INSTRUCTIONS FOR THE TASK >>
Each record must appear in your answer exactly as it does below.

RAW DATA >>
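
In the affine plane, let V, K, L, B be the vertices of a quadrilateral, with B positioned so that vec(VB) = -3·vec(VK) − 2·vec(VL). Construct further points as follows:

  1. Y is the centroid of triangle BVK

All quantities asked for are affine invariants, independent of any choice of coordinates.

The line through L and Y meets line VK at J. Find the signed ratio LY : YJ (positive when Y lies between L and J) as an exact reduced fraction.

Work in coordinates with V = (0, 0), K = (1, 0), L = (0, 1), B = (-3, -2).
1. Y is the centroid of triangle BVK ⇒ Y = (-2/3, -2/3)
line LY meets VK at J = (-2/5, 0)
Y = L + t·(J−L) with t = 5/3, so LY:YJ = 5/3:-2/3

LY:YJ = -5/2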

OUTPUT OF THE EXERCISE >>
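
In the affine plane, let V, K, L, B be the vertices of a quadrilateral, with B positioned so that vec(VB) = -3·vec(VK) − 2·vec(VL). Construct further points as follows:

  1. Y is the centroid of triangle BVK

All quantities asked for are affine invariants, independent of any choice of coordinates.

The line through L and Y meets line VK at J. Find the signed ratio LY : YJ (positive when Y lies between L and J) as an exact reduced fraction.

Work in coordinates with V = (0, 0), K = (1, 0), L = (0, 1), B = (-3, -2).
1. Y is the centroid of triangle BVK ⇒ Y = (-2/3, -2/3)
line LY meets VK at J = (-2/5, 0)
Y = L + t·(J−L) with t = 5/3, so LY:YJ = 5/3:-2/3

LY:YJ = -5/2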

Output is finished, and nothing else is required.